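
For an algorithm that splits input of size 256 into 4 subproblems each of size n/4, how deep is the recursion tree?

For divide and conquer with division factor 4:

Problem sizes at each level:
Level 0: 256
Level 1: 64
Level 2: 16
Level 3: 4
Level 4: 1

The root is level 0 and the size-1 base case is level 4 (the tree spans levels 0 through 4, i.e. 5 levels counting the root), so the depth is the number of divisions: log_4(256) = 4

The recursion tree depth is log_4(256) = 4. At each level, the problem size is divided by 4, so it takes 4 divisions to reduce to a base case of size 1. The algorithm makes 4 recursive calls at each level.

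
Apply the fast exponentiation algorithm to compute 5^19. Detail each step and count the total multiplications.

Computing 5^19 by squaring (build up from 5^1; each line after the first costs one multiplication):

5^1 = 5
5^2 = (5^1)^2 = 5^2 = 25
5^4 = (5^2)^2 = 25^2 = 625
5^8 = (5^4)^2 = 625^2 = 390625
5^9 = 5 * 5^8 = 5 * 390625 = 1953125
5^18 = (5^9)^2 = 1953125^2 = 3814697265625
5^19 = 5 * 5^18 = 5 * 3814697265625 = 19073486328125

Result: 19073486328125
Multiplications needed: 6 (6 lines after 5^1)

5^19 = 19073486328125. Using exponentiation by squaring, this requires 6 multiplications. The key idea: if the exponent is even, square the half-power; if odd, multiply by the base once.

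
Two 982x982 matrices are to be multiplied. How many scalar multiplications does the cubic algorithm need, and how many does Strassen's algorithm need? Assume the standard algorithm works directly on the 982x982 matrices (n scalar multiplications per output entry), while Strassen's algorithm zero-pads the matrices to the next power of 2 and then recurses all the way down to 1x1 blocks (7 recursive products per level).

Matrix multiplication for 982x982 matrices:

Strassen's algorithm requires power-of-2 dimensions. Pad 982x982 to 1024x1024 (next power of 2).

Standard algorithm: 982^3 = 946966168 multiplications
Strassen's algorithm: 7^(log2(1024)) = 7^10 = 282475249 multiplications
Savings: 946966168 - 282475249 = 664490919 multiplications

Standard: 946966168 multiplications (982^3). Strassen: 282475249 multiplications (7^10, after padding to 1024x1024). Strassen reduces 8 recursive multiplications to 7 at each level.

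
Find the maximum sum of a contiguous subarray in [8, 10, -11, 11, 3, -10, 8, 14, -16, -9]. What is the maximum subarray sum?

Using Kadane's algorithm on [8, 10, -11, 11, 3, -10, 8, 14, -16, -9]:

Scanning through the array:
Position 1 (value 10): max_ending_here = 18, max_so_far = 18
Position 2 (value -11): max_ending_here = 7, max_so_far = 18
Position 3 (value 11): max_ending_here = 18, max_so_far = 18
Position 4 (value 3): max_ending_here = 21, max_so_far = 21
Position 5 (value -10): max_ending_here = 11, max_so_far = 21
Position 6 (value 8): max_ending_here = 19, max_so_far = 21
Position 7 (value 14): max_ending_here = 33, max_so_far = 33
Position 8 (value -16): max_ending_here = 17, max_so_far = 33
Position 9 (value -9): max_ending_here = 8, max_so_far = 33

Maximum subarray: [8, 10, -11, 11, 3, -10, 8, 14]
Maximum sum: 33

The maximum subarray is [8, 10, -11, 11, 3, -10, 8, 14] with sum 33. This subarray runs from index 0 to index 7.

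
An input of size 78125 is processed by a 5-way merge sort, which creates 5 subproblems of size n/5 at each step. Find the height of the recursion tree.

For divide and conquer with division factor 5:

Problem sizes at each level:
Level 0: 78125
Level 1: 15625
Level 2: 3125
Level 3: 625
Level 4: 125
Level 5: 25
Level 6: 5
Level 7: 1

The root is level 0 and the size-1 base case is level 7 (the tree spans levels 0 through 7, i.e. 8 levels counting the root), so the depth is the number of divisions: log_5(78125) = 7

The recursion tree depth is log_5(78125) = 7. At each level, the problem size is divided by 5, so it takes 7 divisions to reduce to a base case of size 1. The algorithm makes 5 recursive calls at each level.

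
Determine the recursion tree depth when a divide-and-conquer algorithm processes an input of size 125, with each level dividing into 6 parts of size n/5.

For divide and conquer with division factor 5:

Problem sizes at each level:
Level 0: 125
Level 1: 25
Level 2: 5
Level 3: 1

The root is level 0 and the size-1 base case is level 3 (the tree spans levels 0 through 3, i.e. 4 levels counting the root), so the depth is the number of divisions: log_5(125) = 3

The recursion tree depth is log_5(125) = 3. At each level, the problem size is divided by 5, so it takes 3 divisions to reduce to a base case of size 1. The algorithm makes 6 recursive calls at each level.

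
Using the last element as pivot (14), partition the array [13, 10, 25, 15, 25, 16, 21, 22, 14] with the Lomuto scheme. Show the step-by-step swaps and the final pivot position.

Lomuto partition with pivot = 14:

Initial array: [13, 10, 25, 15, 25, 16, 21, 22, 14]

arr[0]=13 <= 14: swap with position 0, array becomes [13, 10, 25, 15, 25, 16, 21, 22, 14]
arr[1]=10 <= 14: swap with position 1, array becomes [13, 10, 25, 15, 25, 16, 21, 22, 14]
arr[2]=25 > 14: no swap
arr[3]=15 > 14: no swap
arr[4]=25 > 14: no swap
arr[5]=16 > 14: no swap
arr[6]=21 > 14: no swap
arr[7]=22 > 14: no swap

Place pivot at position 2: [13, 10, 14, 15, 25, 16, 21, 22, 25]
Pivot position: 2

After partitioning with pivot 14, the array becomes [13, 10, 14, 15, 25, 16, 21, 22, 25]. The pivot is placed at index 2. All elements to the left of the pivot are <= 14, and all elements to the right are > 14.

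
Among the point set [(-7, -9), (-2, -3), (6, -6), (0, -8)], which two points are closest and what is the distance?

Computing all pairwise distances among 4 points:

d((-7, -9), (-2, -3)) = 7.8102
d((-7, -9), (6, -6)) = 13.3417
d((-7, -9), (0, -8)) = 7.0711
d((-2, -3), (6, -6)) = 8.544
d((-2, -3), (0, -8)) = 5.3852 <-- minimum
d((6, -6), (0, -8)) = 6.3246

Closest pair: (-2, -3) and (0, -8) with distance 5.3852

The closest pair is (-2, -3) and (0, -8) with Euclidean distance 5.3852. For 4 points, brute-force pairwise comparison is shown above. For large n, the divide-and-conquer algorithm (sort by x, recurse on halves, check the dividing strip) achieves O(n log n).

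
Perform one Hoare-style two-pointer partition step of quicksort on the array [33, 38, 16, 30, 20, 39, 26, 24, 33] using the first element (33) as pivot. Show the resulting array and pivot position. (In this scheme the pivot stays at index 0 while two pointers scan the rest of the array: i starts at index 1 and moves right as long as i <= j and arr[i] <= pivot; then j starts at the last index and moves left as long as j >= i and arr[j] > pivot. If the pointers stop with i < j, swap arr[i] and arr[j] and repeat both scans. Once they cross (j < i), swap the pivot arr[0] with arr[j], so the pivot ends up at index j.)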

DESCRIPTION OF THE TASK: Reproduce the listing above verbatim.

RESPONSE AREA:
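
For an algorithm that splits input of size 256 into 4 subproblems each of size n/4, how deep is the recursion tree?

For divide and conquer with division factor 4:

Problem sizes at each level:
Level 0: 256
Level 1: 64
Level 2: 16
Level 3: 4
Level 4: 1

The root is level 0 and the size-1 base case is level 4 (the tree spans levels 0 through 4, i.e. 5 levels counting the root), so the depth is the number of divisions: log_4(256) = 4

The recursion tree depth is log_4(256) = 4. At each level, the problem size is divided by 4, so it takes 4 divisions to reduce to a base case of size 1. The algorithm makes 4 recursive calls at each level.

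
Apply the fast exponentiation algorithm to compute 5^19. Detail each step and count the total multiplications.

Computing 5^19 by squaring (build up from 5^1; each line after the first costs one multiplication):

5^1 = 5
5^2 = (5^1)^2 = 5^2 = 25
5^4 = (5^2)^2 = 25^2 = 625
5^8 = (5^4)^2 = 625^2 = 390625
5^9 = 5 * 5^8 = 5 * 390625 = 1953125
5^18 = (5^9)^2 = 1953125^2 = 3814697265625
5^19 = 5 * 5^18 = 5 * 3814697265625 = 19073486328125

Result: 19073486328125
Multiplications needed: 6 (6 lines after 5^1)

5^19 = 19073486328125. Using exponentiation by squaring, this requires 6 multiplications. The key idea: if the exponent is even, square the half-power; if odd, multiply by the base once.

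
Two 982x982 matrices are to be multiplied. How many scalar multiplications does the cubic algorithm need, and how many does Strassen's algorithm need? Assume the standard algorithm works directly on the 982x982 matrices (n scalar multiplications per output entry), while Strassen's algorithm zero-pads the matrices to the next power of 2 and then recurses all the way down to 1x1 blocks (7 recursive products per level).

Matrix multiplication for 982x982 matrices:

Strassen's algorithm requires power-of-2 dimensions. Pad 982x982 to 1024x1024 (next power of 2).

Standard algorithm: 982^3 = 946966168 multiplications
Strassen's algorithm: 7^(log2(1024)) = 7^10 = 282475249 multiplications
Savings: 946966168 - 282475249 = 664490919 multiplications

Standard: 946966168 multiplications (982^3). Strassen: 282475249 multiplications (7^10, after padding to 1024x1024). Strassen reduces 8 recursive multiplications to 7 at each level.

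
Find the maximum sum of a contiguous subarray in [8, 10, -11, 11, 3, -10, 8, 14, -16, -9]. What is the maximum subarray sum?

Using Kadane's algorithm on [8, 10, -11, 11, 3, -10, 8, 14, -16, -9]:

Scanning through the array:
Position 1 (value 10): max_ending_here = 18, max_so_far = 18
Position 2 (value -11): max_ending_here = 7, max_so_far = 18
Position 3 (value 11): max_ending_here = 18, max_so_far = 18
Position 4 (value 3): max_ending_here = 21, max_so_far = 21
Position 5 (value -10): max_ending_here = 11, max_so_far = 21
Position 6 (value 8): max_ending_here = 19, max_so_far = 21
Position 7 (value 14): max_ending_here = 33, max_so_far = 33
Position 8 (value -16): max_ending_here = 17, max_so_far = 33
Position 9 (value -9): max_ending_here = 8, max_so_far = 33

Maximum subarray: [8, 10, -11, 11, 3, -10, 8, 14]
Maximum sum: 33

The maximum subarray is [8, 10, -11, 11, 3, -10, 8, 14] with sum 33. This subarray runs from index 0 to index 7.

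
An input of size 78125 is processed by a 5-way merge sort, which creates 5 subproblems of size n/5 at each step. Find the height of the recursion tree.

For divide and conquer with division factor 5:

Problem sizes at each level:
Level 0: 78125
Level 1: 15625
Level 2: 3125
Level 3: 625
Level 4: 125
Level 5: 25
Level 6: 5
Level 7: 1

The root is level 0 and the size-1 base case is level 7 (the tree spans levels 0 through 7, i.e. 8 levels counting the root), so the depth is the number of divisions: log_5(78125) = 7

The recursion tree depth is log_5(78125) = 7. At each level, the problem size is divided by 5, so it takes 7 divisions to reduce to a base case of size 1. The algorithm makes 5 recursive calls at each level.

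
Determine the recursion tree depth when a divide-and-conquer algorithm processes an input of size 125, with each level dividing into 6 parts of size n/5.

For divide and conquer with division factor 5:

Problem sizes at each level:
Level 0: 125
Level 1: 25
Level 2: 5
Level 3: 1

The root is level 0 and the size-1 base case is level 3 (the tree spans levels 0 through 3, i.e. 4 levels counting the root), so the depth is the number of divisions: log_5(125) = 3

The recursion tree depth is log_5(125) = 3. At each level, the problem size is divided by 5, so it takes 3 divisions to reduce to a base case of size 1. The algorithm makes 6 recursive calls at each level.

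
Using the last element as pivot (14), partition the array [13, 10, 25, 15, 25, 16, 21, 22, 14] with the Lomuto scheme. Show the step-by-step swaps and the final pivot position.

Lomuto partition with pivot = 14:

Initial array: [13, 10, 25, 15, 25, 16, 21, 22, 14]

arr[0]=13 <= 14: swap with position 0, array becomes [13, 10, 25, 15, 25, 16, 21, 22, 14]
arr[1]=10 <= 14: swap with position 1, array becomes [13, 10, 25, 15, 25, 16, 21, 22, 14]
arr[2]=25 > 14: no swap
arr[3]=15 > 14: no swap
arr[4]=25 > 14: no swap
arr[5]=16 > 14: no swap
arr[6]=21 > 14: no swap
arr[7]=22 > 14: no swap

Place pivot at position 2: [13, 10, 14, 15, 25, 16, 21, 22, 25]
Pivot position: 2

After partitioning with pivot 14, the array becomes [13, 10, 14, 15, 25, 16, 21, 22, 25]. The pivot is placed at index 2. All elements to the left of the pivot are <= 14, and all elements to the right are > 14.

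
Among the point set [(-7, -9), (-2, -3), (6, -6), (0, -8)], which two points are closest and what is the distance?

Computing all pairwise distances among 4 points:

d((-7, -9), (-2, -3)) = 7.8102
d((-7, -9), (6, -6)) = 13.3417
d((-7, -9), (0, -8)) = 7.0711
d((-2, -3), (6, -6)) = 8.544
d((-2, -3), (0, -8)) = 5.3852 <-- minimum
d((6, -6), (0, -8)) = 6.3246

Closest pair: (-2, -3) and (0, -8) with distance 5.3852

The closest pair is (-2, -3) and (0, -8) with Euclidean distance 5.3852. For 4 points, brute-force pairwise comparison is shown above. For large n, the divide-and-conquer algorithm (sort by x, recurse on halves, check the dividing strip) achieves O(n log n).

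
Perform one Hoare-style two-pointer partition step of quicksort on the array [33, 38, 16, 30, 20, 39, 26, 24, 33] using the first element (33) as pivot. Show the resulting array and pivot position. (In this scheme the pivot stays at index 0 while two pointers scan the rest of the array: i starts at index 1 and moves right as long as i <= j and arr[i] <= pivot; then j starts at the last index and moves left as long as j >= i and arr[j] > pivot. If the pointers stop with i < j, swap arr[i] and arr[j] and repeat both scans. Once they cross (j < i), swap the pivot arr[0] with arr[j], so the pivot ends up at index j.)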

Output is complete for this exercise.